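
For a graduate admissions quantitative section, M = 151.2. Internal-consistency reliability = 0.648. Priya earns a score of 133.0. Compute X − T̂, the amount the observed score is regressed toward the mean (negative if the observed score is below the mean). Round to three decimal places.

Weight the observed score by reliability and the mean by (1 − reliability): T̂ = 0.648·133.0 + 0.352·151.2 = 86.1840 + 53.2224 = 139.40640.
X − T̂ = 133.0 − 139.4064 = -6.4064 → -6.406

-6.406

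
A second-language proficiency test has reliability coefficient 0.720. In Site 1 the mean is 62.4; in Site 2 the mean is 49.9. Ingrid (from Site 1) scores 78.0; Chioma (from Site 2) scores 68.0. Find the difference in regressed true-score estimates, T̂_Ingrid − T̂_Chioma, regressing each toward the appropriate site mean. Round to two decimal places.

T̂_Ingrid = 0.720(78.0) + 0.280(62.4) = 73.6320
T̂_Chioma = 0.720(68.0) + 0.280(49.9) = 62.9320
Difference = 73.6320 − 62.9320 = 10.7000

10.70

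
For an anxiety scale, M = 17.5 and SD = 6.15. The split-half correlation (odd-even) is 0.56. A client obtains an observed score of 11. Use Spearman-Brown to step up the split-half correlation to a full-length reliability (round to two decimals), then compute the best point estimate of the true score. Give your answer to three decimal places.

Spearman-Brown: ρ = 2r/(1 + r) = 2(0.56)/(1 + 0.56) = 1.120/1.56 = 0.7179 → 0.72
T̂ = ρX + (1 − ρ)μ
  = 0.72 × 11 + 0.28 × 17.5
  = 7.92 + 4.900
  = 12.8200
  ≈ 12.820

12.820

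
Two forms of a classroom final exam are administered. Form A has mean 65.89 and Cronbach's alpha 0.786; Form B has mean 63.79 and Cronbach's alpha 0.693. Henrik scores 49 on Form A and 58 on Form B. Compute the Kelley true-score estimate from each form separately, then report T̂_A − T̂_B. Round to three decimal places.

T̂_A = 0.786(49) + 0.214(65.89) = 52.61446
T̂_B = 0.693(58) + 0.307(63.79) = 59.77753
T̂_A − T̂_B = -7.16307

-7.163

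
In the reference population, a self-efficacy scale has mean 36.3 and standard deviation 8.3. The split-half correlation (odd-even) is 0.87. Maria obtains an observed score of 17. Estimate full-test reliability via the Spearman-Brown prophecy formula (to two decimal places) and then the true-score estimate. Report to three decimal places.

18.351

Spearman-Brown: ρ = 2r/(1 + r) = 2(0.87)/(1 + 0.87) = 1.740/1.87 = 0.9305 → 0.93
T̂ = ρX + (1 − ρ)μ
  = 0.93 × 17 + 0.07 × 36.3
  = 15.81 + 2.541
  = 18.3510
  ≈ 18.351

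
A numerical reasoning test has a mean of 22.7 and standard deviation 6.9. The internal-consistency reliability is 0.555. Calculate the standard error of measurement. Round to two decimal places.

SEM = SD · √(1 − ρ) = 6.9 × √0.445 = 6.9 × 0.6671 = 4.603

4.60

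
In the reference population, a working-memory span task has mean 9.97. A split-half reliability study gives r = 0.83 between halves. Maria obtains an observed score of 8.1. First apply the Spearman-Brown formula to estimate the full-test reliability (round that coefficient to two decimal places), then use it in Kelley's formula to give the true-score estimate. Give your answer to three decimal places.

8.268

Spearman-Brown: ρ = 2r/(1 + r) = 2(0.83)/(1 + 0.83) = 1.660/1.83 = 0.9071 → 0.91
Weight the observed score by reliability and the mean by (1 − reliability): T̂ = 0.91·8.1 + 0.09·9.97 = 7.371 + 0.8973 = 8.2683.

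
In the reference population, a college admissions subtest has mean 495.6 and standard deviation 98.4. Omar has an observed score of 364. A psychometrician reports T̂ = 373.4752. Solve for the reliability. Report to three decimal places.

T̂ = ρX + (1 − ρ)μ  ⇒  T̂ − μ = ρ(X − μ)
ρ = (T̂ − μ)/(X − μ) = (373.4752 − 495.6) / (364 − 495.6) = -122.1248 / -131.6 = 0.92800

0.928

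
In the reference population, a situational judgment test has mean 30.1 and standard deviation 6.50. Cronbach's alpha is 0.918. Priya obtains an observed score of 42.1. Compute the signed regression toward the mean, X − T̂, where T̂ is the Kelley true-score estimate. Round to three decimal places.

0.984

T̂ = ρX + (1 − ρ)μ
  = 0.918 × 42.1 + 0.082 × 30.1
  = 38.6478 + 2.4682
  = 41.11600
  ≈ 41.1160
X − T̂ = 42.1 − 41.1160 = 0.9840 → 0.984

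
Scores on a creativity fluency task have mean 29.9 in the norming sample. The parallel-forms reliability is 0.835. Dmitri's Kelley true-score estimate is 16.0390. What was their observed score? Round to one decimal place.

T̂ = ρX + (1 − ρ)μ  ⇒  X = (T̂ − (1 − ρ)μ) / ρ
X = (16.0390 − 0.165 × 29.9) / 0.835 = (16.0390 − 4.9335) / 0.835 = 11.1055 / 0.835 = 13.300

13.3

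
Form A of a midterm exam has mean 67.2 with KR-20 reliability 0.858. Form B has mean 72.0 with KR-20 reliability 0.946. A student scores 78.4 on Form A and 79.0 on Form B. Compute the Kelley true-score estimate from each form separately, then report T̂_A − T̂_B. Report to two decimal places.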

━━━━━━━━

**WHAT YOU ARE ASKED TO DO:**
After reading the data above, print it all again exactly.

**RESPONSE TO THE EXERCISE:**
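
For a graduate admissions quantitative section, M = 151.2. Internal-consistency reliability = 0.648. Priya earns a score of 133.0. Compute X − T̂, the amount the observed score is regressed toward the mean (negative if the observed score is below the mean). Round to three decimal places.

Weight the observed score by reliability and the mean by (1 − reliability): T̂ = 0.648·133.0 + 0.352·151.2 = 86.1840 + 53.2224 = 139.40640.
X − T̂ = 133.0 − 139.4064 = -6.4064 → -6.406

-6.406

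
A second-language proficiency test has reliability coefficient 0.720. In Site 1 the mean is 62.4; in Site 2 the mean is 49.9. Ingrid (from Site 1) scores 78.0; Chioma (from Site 2) scores 68.0. Find the difference in regressed true-score estimates, T̂_Ingrid − T̂_Chioma, regressing each toward the appropriate site mean. Round to two decimal places.

T̂_Ingrid = 0.720(78.0) + 0.280(62.4) = 73.6320
T̂_Chioma = 0.720(68.0) + 0.280(49.9) = 62.9320
Difference = 73.6320 − 62.9320 = 10.7000

10.70

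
For an anxiety scale, M = 17.5 and SD = 6.15. The split-half correlation (odd-even) is 0.56. A client obtains an observed score of 11. Use Spearman-Brown to step up the split-half correlation to a full-length reliability (round to two decimals), then compute the best point estimate of the true score. Give your answer to three decimal places.

Spearman-Brown: ρ = 2r/(1 + r) = 2(0.56)/(1 + 0.56) = 1.120/1.56 = 0.7179 → 0.72
T̂ = ρX + (1 − ρ)μ
  = 0.72 × 11 + 0.28 × 17.5
  = 7.92 + 4.900
  = 12.8200
  ≈ 12.820

12.820

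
Two forms of a classroom final exam are administered. Form A has mean 65.89 and Cronbach's alpha 0.786; Form B has mean 63.79 and Cronbach's alpha 0.693. Henrik scores 49 on Form A and 58 on Form B. Compute the Kelley true-score estimate from each form separately, then report T̂_A − T̂_B. Round to three decimal places.

T̂_A = 0.786(49) + 0.214(65.89) = 52.61446
T̂_B = 0.693(58) + 0.307(63.79) = 59.77753
T̂_A − T̂_B = -7.16307

-7.163

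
In the reference population, a self-efficacy scale has mean 36.3 and standard deviation 8.3. The split-half correlation (odd-even) is 0.87. Maria obtains an observed score of 17. Estimate full-test reliability via the Spearman-Brown prophecy formula (to two decimal places) and then the true-score estimate. Report to three decimal places.

18.351

Spearman-Brown: ρ = 2r/(1 + r) = 2(0.87)/(1 + 0.87) = 1.740/1.87 = 0.9305 → 0.93
T̂ = ρX + (1 − ρ)μ
  = 0.93 × 17 + 0.07 × 36.3
  = 15.81 + 2.541
  = 18.3510
  ≈ 18.351

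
A numerical reasoning test has a mean of 22.7 and standard deviation 6.9. The internal-consistency reliability is 0.555. Calculate the standard error of measurement. Round to two decimal places.

SEM = SD · √(1 − ρ) = 6.9 × √0.445 = 6.9 × 0.6671 = 4.603

4.60

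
In the reference population, a working-memory span task has mean 9.97. A split-half reliability study gives r = 0.83 between halves. Maria obtains an observed score of 8.1. First apply the Spearman-Brown formula to estimate the full-test reliability (round that coefficient to two decimal places), then use it in Kelley's formula to give the true-score estimate. Give your answer to three decimal places.

8.268

Spearman-Brown: ρ = 2r/(1 + r) = 2(0.83)/(1 + 0.83) = 1.660/1.83 = 0.9071 → 0.91
Weight the observed score by reliability and the mean by (1 − reliability): T̂ = 0.91·8.1 + 0.09·9.97 = 7.371 + 0.8973 = 8.2683.

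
In the reference population, a college admissions subtest has mean 495.6 and standard deviation 98.4. Omar has an observed score of 364. A psychometrician reports T̂ = 373.4752. Solve for the reliability. Report to three decimal places.

T̂ = ρX + (1 − ρ)μ  ⇒  T̂ − μ = ρ(X − μ)
ρ = (T̂ − μ)/(X − μ) = (373.4752 − 495.6) / (364 − 495.6) = -122.1248 / -131.6 = 0.92800

0.928

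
In the reference population, a situational judgment test has mean 30.1 and standard deviation 6.50. Cronbach's alpha is 0.918. Priya obtains an observed score of 42.1. Compute the signed regression toward the mean, X − T̂, where T̂ is the Kelley true-score estimate. Round to three decimal places.

0.984

T̂ = ρX + (1 − ρ)μ
  = 0.918 × 42.1 + 0.082 × 30.1
  = 38.6478 + 2.4682
  = 41.11600
  ≈ 41.1160
X − T̂ = 42.1 − 41.1160 = 0.9840 → 0.984

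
Scores on a creativity fluency task have mean 29.9 in the norming sample. The parallel-forms reliability is 0.835. Dmitri's Kelley true-score estimate is 16.0390. What was their observed score? Round to one decimal place.

T̂ = ρX + (1 − ρ)μ  ⇒  X = (T̂ − (1 − ρ)μ) / ρ
X = (16.0390 − 0.165 × 29.9) / 0.835 = (16.0390 − 4.9335) / 0.835 = 11.1055 / 0.835 = 13.300

13.3

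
Form A of a midterm exam has mean 67.2 with KR-20 reliability 0.858. Form B has mean 72.0 with KR-20 reliability 0.946. A student scores 78.4 on Form A and 79.0 on Form B. Compute the Kelley true-score estimate from each form separately, then report T̂_A − T̂_B. Report to two decimal places.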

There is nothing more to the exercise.